**Goal of the exercise:** Repeat the records below verbatim.

**Input for this task:**

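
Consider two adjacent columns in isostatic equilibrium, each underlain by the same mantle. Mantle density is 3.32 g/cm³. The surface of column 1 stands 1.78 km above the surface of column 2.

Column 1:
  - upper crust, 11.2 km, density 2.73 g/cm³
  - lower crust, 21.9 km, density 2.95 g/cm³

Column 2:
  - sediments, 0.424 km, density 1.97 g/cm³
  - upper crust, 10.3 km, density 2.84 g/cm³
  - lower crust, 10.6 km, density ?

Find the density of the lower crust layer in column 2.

Take the compensation level at the base of the deeper column (depth z_c below the surface of column 1) and equate Σ ρ_i t_i down to z_c; mantle fills any gap and the z_c terms cancel.
Column 1: 11.2×2.73 + 21.9×2.95 + (z_c − 33.1)×3.32
Column 2: 1.78×0 + 0.424×1.97 + 10.3×2.84 + 10.6×ρ + (z_c − 1.78 − 21.324)×3.32
The z_c×3.32 term appears on both sides and cancels. Collect the known terms of each column as K = Σ(ρt)_known − 3.32 × (depth of known layers): K_1 = 95.181 − 3.32×33.1 = −14.711; K_2 = 30.08728 − 3.32×(1.78 + 21.324) = −46.618.
Balance: K_1 = K_2 + 10.6×ρ, so ρ = (K_1 − K_2)/10.6 = 31.907/10.6 = 3.01 g/cm³.

3.01 g/cm³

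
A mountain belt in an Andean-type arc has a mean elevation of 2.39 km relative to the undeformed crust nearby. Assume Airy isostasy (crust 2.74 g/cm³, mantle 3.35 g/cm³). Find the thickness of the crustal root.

10.7 km

By Archimedes' principle applied to the lithosphere: the weight of the topography is balanced by the buoyancy of the root, ρ_c h = (ρ_m − ρ_c) r.
r = h · ρ_c / (ρ_m − ρ_c) = 2.39 km × 2.74 / (3.35 − 2.74) = 10.7 km.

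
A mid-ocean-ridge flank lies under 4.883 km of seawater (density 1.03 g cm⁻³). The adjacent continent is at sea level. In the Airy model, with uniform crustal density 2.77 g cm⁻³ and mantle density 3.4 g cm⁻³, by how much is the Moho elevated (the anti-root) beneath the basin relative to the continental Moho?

Equating mass per unit area of the two columns: replacing crust with seawater at the top is compensated by replacing crust with mantle at the base: d (ρ_c − ρ_w) = a (ρ_m − ρ_c).
a = d (ρ_c − ρ_w)/(ρ_m − ρ_c) = 4.883 km × 1.74/0.63 = 13.5 km.

13.5 km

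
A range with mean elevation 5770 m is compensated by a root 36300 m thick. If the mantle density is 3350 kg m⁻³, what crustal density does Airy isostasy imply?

ρ_c h = (ρ_m − ρ_c) r → ρ_c (h + r) = ρ_m r → ρ_c = ρ_m r / (h + r).
ρ_c = 3350 × 36300 m / (5770 m + 36300 m) = 2890 kg m⁻³.

2890 kg m⁻³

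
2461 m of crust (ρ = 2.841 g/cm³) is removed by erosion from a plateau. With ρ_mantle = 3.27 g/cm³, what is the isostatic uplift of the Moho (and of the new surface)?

Unloading: uplift u = e ρ_c/ρ_m = 2461 m × 2.841/3.27 = 2140 m.

2140 m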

**Solution for this task:**
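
Consider two adjacent columns in isostatic equilibrium, each underlain by the same mantle. Mantle density is 3.32 g/cm³. The surface of column 1 stands 1.78 km above the surface of column 2.

Column 1:
  - upper crust, 11.2 km, density 2.73 g/cm³
  - lower crust, 21.9 km, density 2.95 g/cm³

Column 2:
  - sediments, 0.424 km, density 1.97 g/cm³
  - upper crust, 10.3 km, density 2.84 g/cm³
  - lower crust, 10.6 km, density ?

Find the density of the lower crust layer in column 2.

Take the compensation level at the base of the deeper column (depth z_c below the surface of column 1) and equate Σ ρ_i t_i down to z_c; mantle fills any gap and the z_c terms cancel.
Column 1: 11.2×2.73 + 21.9×2.95 + (z_c − 33.1)×3.32
Column 2: 1.78×0 + 0.424×1.97 + 10.3×2.84 + 10.6×ρ + (z_c − 1.78 − 21.324)×3.32
The z_c×3.32 term appears on both sides and cancels. Collect the known terms of each column as K = Σ(ρt)_known − 3.32 × (depth of known layers): K_1 = 95.181 − 3.32×33.1 = −14.711; K_2 = 30.08728 − 3.32×(1.78 + 21.324) = −46.618.
Balance: K_1 = K_2 + 10.6×ρ, so ρ = (K_1 − K_2)/10.6 = 31.907/10.6 = 3.01 g/cm³.

3.01 g/cm³

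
A mountain belt in an Andean-type arc has a mean elevation of 2.39 km relative to the undeformed crust nearby. Assume Airy isostasy (crust 2.74 g/cm³, mantle 3.35 g/cm³). Find the thickness of the crustal root.

10.7 km

By Archimedes' principle applied to the lithosphere: the weight of the topography is balanced by the buoyancy of the root, ρ_c h = (ρ_m − ρ_c) r.
r = h · ρ_c / (ρ_m − ρ_c) = 2.39 km × 2.74 / (3.35 − 2.74) = 10.7 km.

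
A mid-ocean-ridge flank lies under 4.883 km of seawater (density 1.03 g cm⁻³). The adjacent continent is at sea level. In the Airy model, with uniform crustal density 2.77 g cm⁻³ and mantle density 3.4 g cm⁻³, by how much is the Moho elevated (the anti-root) beneath the basin relative to the continental Moho?

Equating mass per unit area of the two columns: replacing crust with seawater at the top is compensated by replacing crust with mantle at the base: d (ρ_c − ρ_w) = a (ρ_m − ρ_c).
a = d (ρ_c − ρ_w)/(ρ_m − ρ_c) = 4.883 km × 1.74/0.63 = 13.5 km.

13.5 km

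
A range with mean elevation 5770 m is compensated by a root 36300 m thick. If the mantle density is 3350 kg m⁻³, what crustal density does Airy isostasy imply?

ρ_c h = (ρ_m − ρ_c) r → ρ_c (h + r) = ρ_m r → ρ_c = ρ_m r / (h + r).
ρ_c = 3350 × 36300 m / (5770 m + 36300 m) = 2890 kg m⁻³.

2890 kg m⁻³

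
2461 m of crust (ρ = 2.841 g/cm³) is removed by erosion from a plateau. With ρ_mantle = 3.27 g/cm³, what is the isostatic uplift of the Moho (and of the new surface)?

Unloading: uplift u = e ρ_c/ρ_m = 2461 m × 2.841/3.27 = 2140 m.

2140 m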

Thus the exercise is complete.